***** Excerpted data
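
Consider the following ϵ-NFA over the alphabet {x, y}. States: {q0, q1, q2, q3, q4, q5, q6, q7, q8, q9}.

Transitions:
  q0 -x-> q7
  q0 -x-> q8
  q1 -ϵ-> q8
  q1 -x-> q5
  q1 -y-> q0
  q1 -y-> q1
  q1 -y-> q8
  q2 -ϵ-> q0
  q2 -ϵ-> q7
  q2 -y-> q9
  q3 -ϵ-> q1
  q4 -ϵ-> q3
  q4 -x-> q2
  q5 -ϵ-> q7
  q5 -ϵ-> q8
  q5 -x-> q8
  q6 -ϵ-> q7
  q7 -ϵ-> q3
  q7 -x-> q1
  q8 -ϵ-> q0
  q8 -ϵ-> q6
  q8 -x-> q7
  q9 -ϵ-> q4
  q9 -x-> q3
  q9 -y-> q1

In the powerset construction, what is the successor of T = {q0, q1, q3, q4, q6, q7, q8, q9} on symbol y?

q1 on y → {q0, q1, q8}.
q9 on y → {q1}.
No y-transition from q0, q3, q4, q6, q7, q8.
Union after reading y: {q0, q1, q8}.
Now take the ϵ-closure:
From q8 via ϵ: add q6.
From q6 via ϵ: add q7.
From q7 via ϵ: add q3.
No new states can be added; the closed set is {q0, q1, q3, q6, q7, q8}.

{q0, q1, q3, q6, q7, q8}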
**********
***** Excerpted data
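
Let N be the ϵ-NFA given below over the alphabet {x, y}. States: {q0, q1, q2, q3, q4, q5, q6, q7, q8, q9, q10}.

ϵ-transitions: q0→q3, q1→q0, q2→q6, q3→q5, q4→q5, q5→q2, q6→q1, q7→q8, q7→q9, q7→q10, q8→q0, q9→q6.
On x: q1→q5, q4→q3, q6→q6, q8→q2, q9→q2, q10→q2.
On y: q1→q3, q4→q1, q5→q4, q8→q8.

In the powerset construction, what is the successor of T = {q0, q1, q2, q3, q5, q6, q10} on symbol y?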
**********
***** Excerpted data
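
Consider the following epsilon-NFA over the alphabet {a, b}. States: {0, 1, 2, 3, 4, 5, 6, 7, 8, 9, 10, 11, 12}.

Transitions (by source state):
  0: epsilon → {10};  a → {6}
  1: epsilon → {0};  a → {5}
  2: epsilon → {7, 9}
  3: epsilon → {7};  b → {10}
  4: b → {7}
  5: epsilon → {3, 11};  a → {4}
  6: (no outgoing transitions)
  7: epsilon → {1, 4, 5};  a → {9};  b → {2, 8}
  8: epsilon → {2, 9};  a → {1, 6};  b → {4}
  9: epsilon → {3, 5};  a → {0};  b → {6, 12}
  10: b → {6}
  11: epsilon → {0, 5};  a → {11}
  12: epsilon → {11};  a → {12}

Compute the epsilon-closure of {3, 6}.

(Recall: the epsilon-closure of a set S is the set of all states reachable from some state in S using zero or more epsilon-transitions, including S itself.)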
**********
Activity
Would you please work out how many lines of the data hold "alphabet"? Reply with the number alone.

Exercise response
3